# [Task instructions]
An accurate, complete copy of the records below is required.

_ _ _

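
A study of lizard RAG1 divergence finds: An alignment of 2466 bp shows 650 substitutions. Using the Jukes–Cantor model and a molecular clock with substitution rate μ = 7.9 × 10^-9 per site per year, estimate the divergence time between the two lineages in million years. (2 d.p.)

20.55

p = 650/2466 ≈ 0.263585.
d = −(3/4) ln(1 − 4p/3) = −0.75 ln(1 − 0.351447) = −0.75 ln(0.648553)
  = −0.75 × (-0.433012) = 0.324759 substitutions/site.
Under a molecular clock d = 2μt, so t = d/(2μ) = 0.324759 / (2 × 7.9 × 10^-9) = 20.55 million years.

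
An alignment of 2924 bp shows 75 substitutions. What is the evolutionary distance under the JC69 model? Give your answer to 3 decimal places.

p = 75/2924 ≈ 0.02565.
d = −(3/4) ln(1 − 4p/3) = −0.75 ln(1 − 0.0342) = −0.75 ln(0.9658)
  = −0.75 × (-0.034799) = 0.026099 substitutions/site.

0.026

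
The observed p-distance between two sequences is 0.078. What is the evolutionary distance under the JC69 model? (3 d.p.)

0.082

d = −(3/4) ln(1 − 4p/3) = −0.75 ln(1 − 0.104) = −0.75 ln(0.896)
  = −0.75 × (-0.109815) = 0.082361 substitutions/site.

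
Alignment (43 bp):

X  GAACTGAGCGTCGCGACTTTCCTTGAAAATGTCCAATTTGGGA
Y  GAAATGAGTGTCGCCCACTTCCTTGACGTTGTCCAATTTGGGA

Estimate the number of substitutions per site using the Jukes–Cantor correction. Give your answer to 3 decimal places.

The sequences differ at 9 of 43 sites (4, 9, 15, 16, 17, 18, 27, 28, 29), so p = 9/43 ≈ 0.209302.
d = −(3/4) ln(1 − 4p/3) = −0.75 ln(1 − 0.279069) = −0.75 ln(0.720931)
  = −0.75 × (-0.327212) = 0.245409 substitutions/site.

0.245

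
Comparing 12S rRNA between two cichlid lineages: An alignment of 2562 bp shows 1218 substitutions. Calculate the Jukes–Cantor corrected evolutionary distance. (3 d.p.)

0.754

p = 1218/2562 ≈ 0.47541.
d = −(3/4) ln(1 − 4p/3) = −0.75 ln(1 − 0.63388) = −0.75 ln(0.36612)
  = −0.75 × (-1.004794) = 0.753596 substitutions/site.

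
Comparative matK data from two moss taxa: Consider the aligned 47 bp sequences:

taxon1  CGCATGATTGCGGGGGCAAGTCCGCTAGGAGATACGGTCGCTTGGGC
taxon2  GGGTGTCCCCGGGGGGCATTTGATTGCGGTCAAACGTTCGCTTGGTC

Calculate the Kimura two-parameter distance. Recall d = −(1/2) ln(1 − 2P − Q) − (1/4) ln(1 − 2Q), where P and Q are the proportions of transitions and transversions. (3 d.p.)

0.879

Of 47 sites, 3 differences are transitions and 20 are transversions, so P = 3/47 ≈ 0.06383 and Q = 20/47 ≈ 0.425532.
Under the Kimura two-parameter model, d = −½ ln(1 − 2P − Q) − ¼ ln(1 − 2Q).
1 − 2P − Q = 0.446808, giving −½ ln(0.446808) = 0.402813.
1 − 2Q = 0.148936, giving −¼ ln(0.148936) = 0.476060.
d = 0.402813 + 0.476060 = 0.878873.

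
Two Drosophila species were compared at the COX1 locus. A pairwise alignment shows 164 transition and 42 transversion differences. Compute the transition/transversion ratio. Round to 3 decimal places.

R = 164/42 = 3.904761… ≈ 3.905 (to 3 d.p.).

3.905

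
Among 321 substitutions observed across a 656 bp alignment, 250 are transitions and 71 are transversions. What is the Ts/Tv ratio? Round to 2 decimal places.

R = 250/71 = 3.521126… ≈ 3.52 (to 2 d.p.).

3.52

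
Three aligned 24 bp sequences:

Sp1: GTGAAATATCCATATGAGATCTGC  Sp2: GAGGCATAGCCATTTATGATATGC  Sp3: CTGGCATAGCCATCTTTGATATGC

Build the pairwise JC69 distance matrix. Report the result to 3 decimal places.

Sp1–Sp2: 8/24 sites differ → p ≈ 0.333333, d = −0.75 ln(1 − 0.444444) = 0.440839 ≈ 0.441.
Sp1–Sp3: 8/24 sites differ → p ≈ 0.333333, d = −0.75 ln(1 − 0.444444) = 0.440839 ≈ 0.441.
Sp2–Sp3: 4/24 sites differ → p ≈ 0.166667, d = −0.75 ln(1 − 0.222223) = 0.188487 ≈ 0.188.

d(Sp1,Sp2) = 0.441, d(Sp1,Sp3) = 0.441, d(Sp2,Sp3) = 0.188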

_ _ _

# [Answer box]
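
A study of lizard RAG1 divergence finds: An alignment of 2466 bp shows 650 substitutions. Using the Jukes–Cantor model and a molecular clock with substitution rate μ = 7.9 × 10^-9 per site per year, estimate the divergence time between the two lineages in million years. (2 d.p.)

20.55

p = 650/2466 ≈ 0.263585.
d = −(3/4) ln(1 − 4p/3) = −0.75 ln(1 − 0.351447) = −0.75 ln(0.648553)
  = −0.75 × (-0.433012) = 0.324759 substitutions/site.
Under a molecular clock d = 2μt, so t = d/(2μ) = 0.324759 / (2 × 7.9 × 10^-9) = 20.55 million years.

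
An alignment of 2924 bp shows 75 substitutions. What is the evolutionary distance under the JC69 model? Give your answer to 3 decimal places.

p = 75/2924 ≈ 0.02565.
d = −(3/4) ln(1 − 4p/3) = −0.75 ln(1 − 0.0342) = −0.75 ln(0.9658)
  = −0.75 × (-0.034799) = 0.026099 substitutions/site.

0.026

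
The observed p-distance between two sequences is 0.078. What is the evolutionary distance under the JC69 model? (3 d.p.)

0.082

d = −(3/4) ln(1 − 4p/3) = −0.75 ln(1 − 0.104) = −0.75 ln(0.896)
  = −0.75 × (-0.109815) = 0.082361 substitutions/site.

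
Alignment (43 bp):

X  GAACTGAGCGTCGCGACTTTCCTTGAAAATGTCCAATTTGGGA
Y  GAAATGAGTGTCGCCCACTTCCTTGACGTTGTCCAATTTGGGA

Estimate the number of substitutions per site using the Jukes–Cantor correction. Give your answer to 3 decimal places.

The sequences differ at 9 of 43 sites (4, 9, 15, 16, 17, 18, 27, 28, 29), so p = 9/43 ≈ 0.209302.
d = −(3/4) ln(1 − 4p/3) = −0.75 ln(1 − 0.279069) = −0.75 ln(0.720931)
  = −0.75 × (-0.327212) = 0.245409 substitutions/site.

0.245

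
Comparing 12S rRNA between two cichlid lineages: An alignment of 2562 bp shows 1218 substitutions. Calculate the Jukes–Cantor corrected evolutionary distance. (3 d.p.)

0.754

p = 1218/2562 ≈ 0.47541.
d = −(3/4) ln(1 − 4p/3) = −0.75 ln(1 − 0.63388) = −0.75 ln(0.36612)
  = −0.75 × (-1.004794) = 0.753596 substitutions/site.

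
Comparative matK data from two moss taxa: Consider the aligned 47 bp sequences:

taxon1  CGCATGATTGCGGGGGCAAGTCCGCTAGGAGATACGGTCGCTTGGGC
taxon2  GGGTGTCCCCGGGGGGCATTTGATTGCGGTCAAACGTTCGCTTGGTC

Calculate the Kimura two-parameter distance. Recall d = −(1/2) ln(1 − 2P − Q) − (1/4) ln(1 − 2Q), where P and Q are the proportions of transitions and transversions. (3 d.p.)

0.879

Of 47 sites, 3 differences are transitions and 20 are transversions, so P = 3/47 ≈ 0.06383 and Q = 20/47 ≈ 0.425532.
Under the Kimura two-parameter model, d = −½ ln(1 − 2P − Q) − ¼ ln(1 − 2Q).
1 − 2P − Q = 0.446808, giving −½ ln(0.446808) = 0.402813.
1 − 2Q = 0.148936, giving −¼ ln(0.148936) = 0.476060.
d = 0.402813 + 0.476060 = 0.878873.

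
Two Drosophila species were compared at the COX1 locus. A pairwise alignment shows 164 transition and 42 transversion differences. Compute the transition/transversion ratio. Round to 3 decimal places.

R = 164/42 = 3.904761… ≈ 3.905 (to 3 d.p.).

3.905

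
Among 321 substitutions observed across a 656 bp alignment, 250 are transitions and 71 are transversions. What is the Ts/Tv ratio? Round to 2 decimal places.

R = 250/71 = 3.521126… ≈ 3.52 (to 2 d.p.).

3.52

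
Three aligned 24 bp sequences:

Sp1: GTGAAATATCCATATGAGATCTGC  Sp2: GAGGCATAGCCATTTATGATATGC  Sp3: CTGGCATAGCCATCTTTGATATGC

Build the pairwise JC69 distance matrix. Report the result to 3 decimal places.

Sp1–Sp2: 8/24 sites differ → p ≈ 0.333333, d = −0.75 ln(1 − 0.444444) = 0.440839 ≈ 0.441.
Sp1–Sp3: 8/24 sites differ → p ≈ 0.333333, d = −0.75 ln(1 − 0.444444) = 0.440839 ≈ 0.441.
Sp2–Sp3: 4/24 sites differ → p ≈ 0.166667, d = −0.75 ln(1 − 0.222223) = 0.188487 ≈ 0.188.

d(Sp1,Sp2) = 0.441, d(Sp1,Sp3) = 0.441, d(Sp2,Sp3) = 0.188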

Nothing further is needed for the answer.